Problem requirements
From the records below, copy the lines that include "landscape".

Stored data
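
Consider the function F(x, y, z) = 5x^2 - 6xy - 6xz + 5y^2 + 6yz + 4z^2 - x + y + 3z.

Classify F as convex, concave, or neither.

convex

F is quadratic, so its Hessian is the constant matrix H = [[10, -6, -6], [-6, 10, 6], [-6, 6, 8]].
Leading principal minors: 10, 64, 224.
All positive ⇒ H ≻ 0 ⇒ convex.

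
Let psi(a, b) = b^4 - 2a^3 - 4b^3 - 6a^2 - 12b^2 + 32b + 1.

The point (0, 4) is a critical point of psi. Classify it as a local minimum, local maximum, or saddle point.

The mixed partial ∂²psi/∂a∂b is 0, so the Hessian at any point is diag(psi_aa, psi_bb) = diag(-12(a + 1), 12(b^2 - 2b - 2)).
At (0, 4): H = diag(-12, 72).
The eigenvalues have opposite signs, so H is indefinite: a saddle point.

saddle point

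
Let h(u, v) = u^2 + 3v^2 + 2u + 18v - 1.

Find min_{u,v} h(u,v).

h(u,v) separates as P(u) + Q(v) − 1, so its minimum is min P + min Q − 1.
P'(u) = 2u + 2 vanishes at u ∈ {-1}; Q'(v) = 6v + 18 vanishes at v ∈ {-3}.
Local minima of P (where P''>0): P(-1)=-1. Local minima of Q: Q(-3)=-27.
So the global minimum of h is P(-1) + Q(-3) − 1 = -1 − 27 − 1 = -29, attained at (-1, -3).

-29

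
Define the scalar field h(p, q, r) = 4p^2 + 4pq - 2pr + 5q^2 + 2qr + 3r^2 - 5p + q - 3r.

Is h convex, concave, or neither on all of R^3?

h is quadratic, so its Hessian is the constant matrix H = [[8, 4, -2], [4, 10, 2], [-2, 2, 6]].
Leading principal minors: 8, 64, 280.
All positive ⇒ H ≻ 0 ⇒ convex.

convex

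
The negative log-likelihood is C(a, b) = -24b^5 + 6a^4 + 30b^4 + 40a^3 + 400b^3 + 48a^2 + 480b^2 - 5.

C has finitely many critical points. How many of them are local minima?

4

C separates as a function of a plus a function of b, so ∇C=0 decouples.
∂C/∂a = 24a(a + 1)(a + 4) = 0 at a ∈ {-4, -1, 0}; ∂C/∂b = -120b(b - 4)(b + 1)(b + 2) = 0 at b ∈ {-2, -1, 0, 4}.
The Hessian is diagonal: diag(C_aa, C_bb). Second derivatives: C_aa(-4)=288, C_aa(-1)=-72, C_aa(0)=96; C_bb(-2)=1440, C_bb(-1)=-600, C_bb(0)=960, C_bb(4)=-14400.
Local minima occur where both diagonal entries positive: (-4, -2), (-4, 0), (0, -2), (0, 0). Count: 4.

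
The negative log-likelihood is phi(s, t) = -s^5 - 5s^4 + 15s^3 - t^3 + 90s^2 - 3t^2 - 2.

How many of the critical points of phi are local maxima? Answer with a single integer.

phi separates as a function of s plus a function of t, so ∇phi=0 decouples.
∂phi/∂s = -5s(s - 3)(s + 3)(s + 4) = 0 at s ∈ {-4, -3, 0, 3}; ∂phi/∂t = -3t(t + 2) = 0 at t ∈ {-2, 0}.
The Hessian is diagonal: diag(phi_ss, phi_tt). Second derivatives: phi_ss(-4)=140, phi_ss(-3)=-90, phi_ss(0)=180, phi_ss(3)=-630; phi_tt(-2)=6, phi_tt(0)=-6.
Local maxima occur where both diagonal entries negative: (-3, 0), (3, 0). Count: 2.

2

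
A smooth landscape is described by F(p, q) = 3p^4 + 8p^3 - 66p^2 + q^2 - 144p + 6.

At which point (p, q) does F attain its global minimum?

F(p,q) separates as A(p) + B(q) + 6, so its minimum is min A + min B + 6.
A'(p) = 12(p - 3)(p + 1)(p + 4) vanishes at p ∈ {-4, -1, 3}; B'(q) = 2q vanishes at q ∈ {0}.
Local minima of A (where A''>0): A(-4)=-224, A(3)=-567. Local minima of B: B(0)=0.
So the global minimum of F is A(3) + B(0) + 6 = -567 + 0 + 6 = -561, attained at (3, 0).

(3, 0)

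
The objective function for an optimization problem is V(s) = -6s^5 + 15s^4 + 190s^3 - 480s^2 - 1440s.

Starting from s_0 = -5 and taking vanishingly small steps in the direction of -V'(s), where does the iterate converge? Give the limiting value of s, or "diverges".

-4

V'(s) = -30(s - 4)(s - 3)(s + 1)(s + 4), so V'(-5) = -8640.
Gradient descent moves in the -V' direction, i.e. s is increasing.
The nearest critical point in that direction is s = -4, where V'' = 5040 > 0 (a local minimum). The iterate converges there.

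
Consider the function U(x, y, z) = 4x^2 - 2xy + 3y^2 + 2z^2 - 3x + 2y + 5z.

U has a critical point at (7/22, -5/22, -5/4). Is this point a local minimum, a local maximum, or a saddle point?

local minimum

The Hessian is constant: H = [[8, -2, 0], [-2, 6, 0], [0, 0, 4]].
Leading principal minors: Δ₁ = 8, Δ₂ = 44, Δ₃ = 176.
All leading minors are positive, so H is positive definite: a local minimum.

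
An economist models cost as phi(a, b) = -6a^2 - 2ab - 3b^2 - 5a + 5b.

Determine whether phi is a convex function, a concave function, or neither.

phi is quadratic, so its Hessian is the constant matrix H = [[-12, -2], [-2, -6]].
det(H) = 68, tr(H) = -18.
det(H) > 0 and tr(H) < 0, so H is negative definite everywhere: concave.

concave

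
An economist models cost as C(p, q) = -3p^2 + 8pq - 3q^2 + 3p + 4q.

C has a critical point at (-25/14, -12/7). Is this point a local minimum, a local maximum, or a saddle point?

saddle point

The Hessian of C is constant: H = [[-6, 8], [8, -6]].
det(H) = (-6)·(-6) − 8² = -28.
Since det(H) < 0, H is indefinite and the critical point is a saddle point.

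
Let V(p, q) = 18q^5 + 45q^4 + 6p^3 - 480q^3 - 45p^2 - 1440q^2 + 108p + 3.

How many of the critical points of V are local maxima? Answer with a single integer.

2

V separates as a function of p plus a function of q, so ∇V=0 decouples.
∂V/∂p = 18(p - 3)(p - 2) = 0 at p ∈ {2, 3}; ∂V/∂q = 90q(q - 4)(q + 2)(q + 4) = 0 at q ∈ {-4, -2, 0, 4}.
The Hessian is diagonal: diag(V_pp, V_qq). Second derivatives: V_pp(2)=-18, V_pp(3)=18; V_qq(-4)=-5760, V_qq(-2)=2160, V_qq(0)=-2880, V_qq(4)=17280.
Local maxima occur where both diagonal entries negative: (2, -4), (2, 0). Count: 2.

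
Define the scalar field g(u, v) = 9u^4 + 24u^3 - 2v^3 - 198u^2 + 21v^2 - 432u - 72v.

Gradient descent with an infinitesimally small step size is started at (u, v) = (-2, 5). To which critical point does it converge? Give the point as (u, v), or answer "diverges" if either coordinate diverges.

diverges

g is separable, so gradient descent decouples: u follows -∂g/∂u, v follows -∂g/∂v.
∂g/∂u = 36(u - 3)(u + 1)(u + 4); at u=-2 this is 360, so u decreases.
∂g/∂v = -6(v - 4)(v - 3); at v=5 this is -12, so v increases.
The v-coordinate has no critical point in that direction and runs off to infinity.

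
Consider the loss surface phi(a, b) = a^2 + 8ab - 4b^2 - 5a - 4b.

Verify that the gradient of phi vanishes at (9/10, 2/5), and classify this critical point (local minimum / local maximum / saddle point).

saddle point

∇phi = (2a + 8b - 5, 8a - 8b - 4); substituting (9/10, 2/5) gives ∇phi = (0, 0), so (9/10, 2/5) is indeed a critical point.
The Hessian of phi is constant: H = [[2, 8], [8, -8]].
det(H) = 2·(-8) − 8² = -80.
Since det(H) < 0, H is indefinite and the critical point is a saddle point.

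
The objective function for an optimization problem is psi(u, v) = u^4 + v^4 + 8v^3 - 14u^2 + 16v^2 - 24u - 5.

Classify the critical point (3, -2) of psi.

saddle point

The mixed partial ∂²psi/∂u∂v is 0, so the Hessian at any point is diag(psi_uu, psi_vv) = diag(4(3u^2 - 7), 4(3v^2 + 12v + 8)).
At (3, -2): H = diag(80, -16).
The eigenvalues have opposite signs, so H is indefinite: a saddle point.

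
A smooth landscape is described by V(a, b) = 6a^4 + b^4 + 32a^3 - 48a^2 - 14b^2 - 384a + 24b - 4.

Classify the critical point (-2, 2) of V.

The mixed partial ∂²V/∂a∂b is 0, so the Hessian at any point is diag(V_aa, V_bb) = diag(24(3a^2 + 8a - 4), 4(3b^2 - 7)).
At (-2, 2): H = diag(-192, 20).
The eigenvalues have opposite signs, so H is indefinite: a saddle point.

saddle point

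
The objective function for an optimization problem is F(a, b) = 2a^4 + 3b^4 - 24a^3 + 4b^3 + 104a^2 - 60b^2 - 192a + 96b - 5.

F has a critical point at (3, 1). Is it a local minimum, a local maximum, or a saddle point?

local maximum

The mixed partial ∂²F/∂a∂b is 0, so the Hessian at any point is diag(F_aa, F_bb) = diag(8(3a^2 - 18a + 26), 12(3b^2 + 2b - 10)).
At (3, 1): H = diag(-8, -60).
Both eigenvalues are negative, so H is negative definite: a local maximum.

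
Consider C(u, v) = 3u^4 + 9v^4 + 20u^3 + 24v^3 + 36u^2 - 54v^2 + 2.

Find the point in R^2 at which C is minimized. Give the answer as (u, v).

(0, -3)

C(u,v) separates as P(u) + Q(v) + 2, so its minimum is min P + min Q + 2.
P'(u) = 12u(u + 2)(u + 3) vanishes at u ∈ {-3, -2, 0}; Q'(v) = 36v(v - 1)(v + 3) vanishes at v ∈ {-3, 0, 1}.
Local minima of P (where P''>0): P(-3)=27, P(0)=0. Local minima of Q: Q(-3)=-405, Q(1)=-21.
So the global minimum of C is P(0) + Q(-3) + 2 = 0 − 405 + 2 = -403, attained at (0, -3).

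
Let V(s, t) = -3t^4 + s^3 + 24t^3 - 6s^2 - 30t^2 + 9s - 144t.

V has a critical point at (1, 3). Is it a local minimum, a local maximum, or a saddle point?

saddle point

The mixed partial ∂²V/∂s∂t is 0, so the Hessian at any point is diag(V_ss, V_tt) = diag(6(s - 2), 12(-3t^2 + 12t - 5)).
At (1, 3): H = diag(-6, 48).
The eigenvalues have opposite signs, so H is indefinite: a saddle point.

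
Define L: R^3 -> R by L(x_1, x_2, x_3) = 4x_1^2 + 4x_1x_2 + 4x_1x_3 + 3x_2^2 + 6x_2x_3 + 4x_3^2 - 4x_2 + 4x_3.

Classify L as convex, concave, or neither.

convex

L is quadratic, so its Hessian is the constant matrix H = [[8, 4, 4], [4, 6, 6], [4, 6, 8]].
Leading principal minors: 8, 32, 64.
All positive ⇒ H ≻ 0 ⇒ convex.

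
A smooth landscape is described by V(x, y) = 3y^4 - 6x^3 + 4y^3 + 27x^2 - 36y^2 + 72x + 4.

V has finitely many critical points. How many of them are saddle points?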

==

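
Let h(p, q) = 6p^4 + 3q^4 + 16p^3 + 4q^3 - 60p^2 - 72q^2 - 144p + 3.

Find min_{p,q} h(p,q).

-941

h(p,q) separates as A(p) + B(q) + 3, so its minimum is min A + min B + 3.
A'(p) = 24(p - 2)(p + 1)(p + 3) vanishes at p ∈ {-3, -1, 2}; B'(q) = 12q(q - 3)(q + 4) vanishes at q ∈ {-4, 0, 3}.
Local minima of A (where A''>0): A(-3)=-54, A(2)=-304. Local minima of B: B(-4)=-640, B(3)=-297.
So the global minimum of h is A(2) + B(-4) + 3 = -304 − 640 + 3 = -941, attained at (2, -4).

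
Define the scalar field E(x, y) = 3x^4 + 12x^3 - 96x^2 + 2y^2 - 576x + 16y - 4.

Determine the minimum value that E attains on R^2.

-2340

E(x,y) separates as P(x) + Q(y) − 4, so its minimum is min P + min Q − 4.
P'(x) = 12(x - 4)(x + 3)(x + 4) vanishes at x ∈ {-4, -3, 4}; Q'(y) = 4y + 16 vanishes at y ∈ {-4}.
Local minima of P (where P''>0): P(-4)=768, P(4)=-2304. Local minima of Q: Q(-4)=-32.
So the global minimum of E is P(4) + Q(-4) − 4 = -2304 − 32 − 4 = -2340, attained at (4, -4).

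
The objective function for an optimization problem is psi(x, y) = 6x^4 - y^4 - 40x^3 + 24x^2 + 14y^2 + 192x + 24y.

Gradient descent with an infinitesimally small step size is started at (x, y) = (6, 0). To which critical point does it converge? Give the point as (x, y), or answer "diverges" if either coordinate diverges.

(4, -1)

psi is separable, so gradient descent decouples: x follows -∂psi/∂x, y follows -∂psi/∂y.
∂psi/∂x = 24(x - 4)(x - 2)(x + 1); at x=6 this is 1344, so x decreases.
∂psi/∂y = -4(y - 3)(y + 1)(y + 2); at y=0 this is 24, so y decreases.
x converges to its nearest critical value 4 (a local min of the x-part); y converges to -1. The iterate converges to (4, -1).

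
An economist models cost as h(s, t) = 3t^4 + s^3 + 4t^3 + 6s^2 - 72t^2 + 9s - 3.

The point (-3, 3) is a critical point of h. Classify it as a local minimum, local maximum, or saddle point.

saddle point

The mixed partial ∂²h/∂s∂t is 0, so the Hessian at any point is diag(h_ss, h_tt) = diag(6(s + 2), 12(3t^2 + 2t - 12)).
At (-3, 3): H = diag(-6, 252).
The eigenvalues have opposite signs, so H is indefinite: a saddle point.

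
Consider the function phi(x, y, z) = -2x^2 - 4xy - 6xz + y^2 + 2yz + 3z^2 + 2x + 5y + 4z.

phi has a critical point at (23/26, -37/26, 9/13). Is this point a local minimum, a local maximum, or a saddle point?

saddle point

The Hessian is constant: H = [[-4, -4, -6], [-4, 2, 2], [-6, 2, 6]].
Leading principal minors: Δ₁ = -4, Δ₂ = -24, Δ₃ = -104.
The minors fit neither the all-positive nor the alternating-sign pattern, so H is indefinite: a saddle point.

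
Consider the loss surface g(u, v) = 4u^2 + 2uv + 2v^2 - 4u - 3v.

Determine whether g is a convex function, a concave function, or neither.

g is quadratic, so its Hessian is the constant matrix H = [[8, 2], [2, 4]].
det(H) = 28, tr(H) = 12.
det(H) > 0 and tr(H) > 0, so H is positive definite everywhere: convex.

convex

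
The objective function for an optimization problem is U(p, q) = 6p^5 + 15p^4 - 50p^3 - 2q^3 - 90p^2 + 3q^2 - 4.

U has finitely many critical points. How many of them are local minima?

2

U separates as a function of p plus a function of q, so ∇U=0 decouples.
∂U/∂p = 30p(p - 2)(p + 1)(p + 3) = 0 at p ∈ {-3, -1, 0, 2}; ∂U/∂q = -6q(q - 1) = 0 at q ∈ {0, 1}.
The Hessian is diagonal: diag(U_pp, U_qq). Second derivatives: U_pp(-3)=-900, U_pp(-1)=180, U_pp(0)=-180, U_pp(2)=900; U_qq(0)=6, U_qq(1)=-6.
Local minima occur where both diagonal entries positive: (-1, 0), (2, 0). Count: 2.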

...

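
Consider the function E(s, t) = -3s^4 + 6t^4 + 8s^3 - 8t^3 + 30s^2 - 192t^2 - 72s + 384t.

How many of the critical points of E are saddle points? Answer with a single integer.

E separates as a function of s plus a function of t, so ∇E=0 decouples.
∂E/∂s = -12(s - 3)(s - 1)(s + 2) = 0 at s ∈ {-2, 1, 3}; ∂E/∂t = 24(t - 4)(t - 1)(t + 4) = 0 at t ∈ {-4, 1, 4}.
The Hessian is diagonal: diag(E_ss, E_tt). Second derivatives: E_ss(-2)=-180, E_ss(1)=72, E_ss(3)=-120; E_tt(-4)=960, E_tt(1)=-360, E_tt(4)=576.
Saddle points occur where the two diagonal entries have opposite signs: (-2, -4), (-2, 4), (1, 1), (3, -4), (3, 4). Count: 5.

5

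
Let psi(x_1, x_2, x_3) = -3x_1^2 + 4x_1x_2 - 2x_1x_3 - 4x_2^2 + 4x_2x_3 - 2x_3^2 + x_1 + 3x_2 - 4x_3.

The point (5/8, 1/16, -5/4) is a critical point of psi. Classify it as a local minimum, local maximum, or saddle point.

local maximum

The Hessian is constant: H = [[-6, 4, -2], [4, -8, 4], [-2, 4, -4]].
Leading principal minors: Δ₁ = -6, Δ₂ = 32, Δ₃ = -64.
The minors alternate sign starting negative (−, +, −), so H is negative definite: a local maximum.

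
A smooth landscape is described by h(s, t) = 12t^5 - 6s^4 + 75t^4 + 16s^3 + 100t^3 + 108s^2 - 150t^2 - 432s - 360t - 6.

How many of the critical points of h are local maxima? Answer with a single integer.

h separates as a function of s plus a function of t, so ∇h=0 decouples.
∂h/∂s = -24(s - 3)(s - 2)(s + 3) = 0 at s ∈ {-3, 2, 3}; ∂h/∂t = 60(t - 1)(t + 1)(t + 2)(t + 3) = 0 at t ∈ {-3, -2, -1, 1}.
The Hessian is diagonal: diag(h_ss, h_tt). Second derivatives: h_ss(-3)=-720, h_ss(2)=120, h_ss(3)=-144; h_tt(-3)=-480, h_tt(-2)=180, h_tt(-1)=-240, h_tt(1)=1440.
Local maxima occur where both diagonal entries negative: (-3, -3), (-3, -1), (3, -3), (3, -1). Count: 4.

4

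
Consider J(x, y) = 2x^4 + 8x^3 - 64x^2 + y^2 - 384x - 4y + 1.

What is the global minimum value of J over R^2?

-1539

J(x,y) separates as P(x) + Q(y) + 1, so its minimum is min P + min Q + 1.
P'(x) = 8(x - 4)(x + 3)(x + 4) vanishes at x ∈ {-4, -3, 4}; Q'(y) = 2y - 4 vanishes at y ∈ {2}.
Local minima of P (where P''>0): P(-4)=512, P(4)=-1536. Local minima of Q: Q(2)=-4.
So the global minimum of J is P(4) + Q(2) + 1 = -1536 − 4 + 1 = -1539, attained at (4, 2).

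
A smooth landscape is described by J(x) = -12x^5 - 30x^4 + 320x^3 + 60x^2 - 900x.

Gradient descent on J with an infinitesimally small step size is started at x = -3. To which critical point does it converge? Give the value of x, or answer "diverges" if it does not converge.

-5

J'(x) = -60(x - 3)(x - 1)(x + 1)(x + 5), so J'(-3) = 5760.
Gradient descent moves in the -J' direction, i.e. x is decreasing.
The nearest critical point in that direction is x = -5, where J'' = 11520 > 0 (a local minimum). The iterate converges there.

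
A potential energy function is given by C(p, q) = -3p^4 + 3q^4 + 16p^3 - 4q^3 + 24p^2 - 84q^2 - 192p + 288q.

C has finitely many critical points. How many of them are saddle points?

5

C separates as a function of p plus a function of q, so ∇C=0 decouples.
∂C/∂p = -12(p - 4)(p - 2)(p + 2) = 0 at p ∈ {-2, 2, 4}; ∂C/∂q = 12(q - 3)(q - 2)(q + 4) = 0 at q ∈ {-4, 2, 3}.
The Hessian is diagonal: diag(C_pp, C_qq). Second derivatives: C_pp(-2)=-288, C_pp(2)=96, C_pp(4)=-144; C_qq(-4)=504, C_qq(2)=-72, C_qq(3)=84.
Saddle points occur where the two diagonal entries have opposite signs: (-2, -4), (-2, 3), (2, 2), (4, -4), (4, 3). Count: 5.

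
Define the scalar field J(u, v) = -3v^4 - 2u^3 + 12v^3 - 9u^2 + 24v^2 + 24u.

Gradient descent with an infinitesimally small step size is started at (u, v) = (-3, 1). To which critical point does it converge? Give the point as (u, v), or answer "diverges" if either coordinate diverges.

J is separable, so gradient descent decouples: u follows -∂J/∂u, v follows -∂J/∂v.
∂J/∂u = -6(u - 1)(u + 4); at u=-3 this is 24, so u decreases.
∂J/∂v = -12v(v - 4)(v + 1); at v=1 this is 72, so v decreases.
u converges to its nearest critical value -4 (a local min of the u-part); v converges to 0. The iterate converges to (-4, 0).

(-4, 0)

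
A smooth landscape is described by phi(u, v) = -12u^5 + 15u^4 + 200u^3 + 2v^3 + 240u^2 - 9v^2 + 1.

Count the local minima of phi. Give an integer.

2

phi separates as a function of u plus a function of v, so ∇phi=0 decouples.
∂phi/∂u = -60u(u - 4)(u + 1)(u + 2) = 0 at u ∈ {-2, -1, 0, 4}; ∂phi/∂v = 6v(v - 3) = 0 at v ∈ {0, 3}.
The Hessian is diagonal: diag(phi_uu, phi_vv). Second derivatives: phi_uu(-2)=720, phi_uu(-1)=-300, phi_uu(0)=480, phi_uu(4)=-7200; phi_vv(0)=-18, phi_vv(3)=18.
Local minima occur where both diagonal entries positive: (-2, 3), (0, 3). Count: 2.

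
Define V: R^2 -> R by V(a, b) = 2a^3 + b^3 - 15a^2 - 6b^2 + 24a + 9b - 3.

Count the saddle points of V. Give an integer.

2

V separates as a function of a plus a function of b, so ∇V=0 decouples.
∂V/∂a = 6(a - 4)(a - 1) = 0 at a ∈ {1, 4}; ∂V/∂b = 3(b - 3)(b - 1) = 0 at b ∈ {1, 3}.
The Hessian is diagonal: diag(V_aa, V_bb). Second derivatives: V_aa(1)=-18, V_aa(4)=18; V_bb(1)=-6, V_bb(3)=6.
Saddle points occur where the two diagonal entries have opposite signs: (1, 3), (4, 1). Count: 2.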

Result
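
A smooth landscape is described by F(p, q) = 3p^4 + 8p^3 - 66p^2 + q^2 - 144p + 6.
A smooth landscape is described by V(a, b) = 6a^4 + b^4 + 32a^3 - 48a^2 - 14b^2 - 384a + 24b - 4.
A smooth landscape is described by V(x, y) = 3y^4 - 6x^3 + 4y^3 + 27x^2 - 36y^2 + 72x + 4.
A smooth landscape is described by h(s, t) = 12t^5 - 6s^4 + 75t^4 + 16s^3 + 100t^3 + 108s^2 - 150t^2 - 432s - 360t - 6.
A smooth landscape is described by J(x) = -12x^5 - 30x^4 + 320x^3 + 60x^2 - 900x.
A smooth landscape is described by phi(u, v) = -12u^5 + 15u^4 + 200u^3 + 2v^3 + 240u^2 - 9v^2 + 1.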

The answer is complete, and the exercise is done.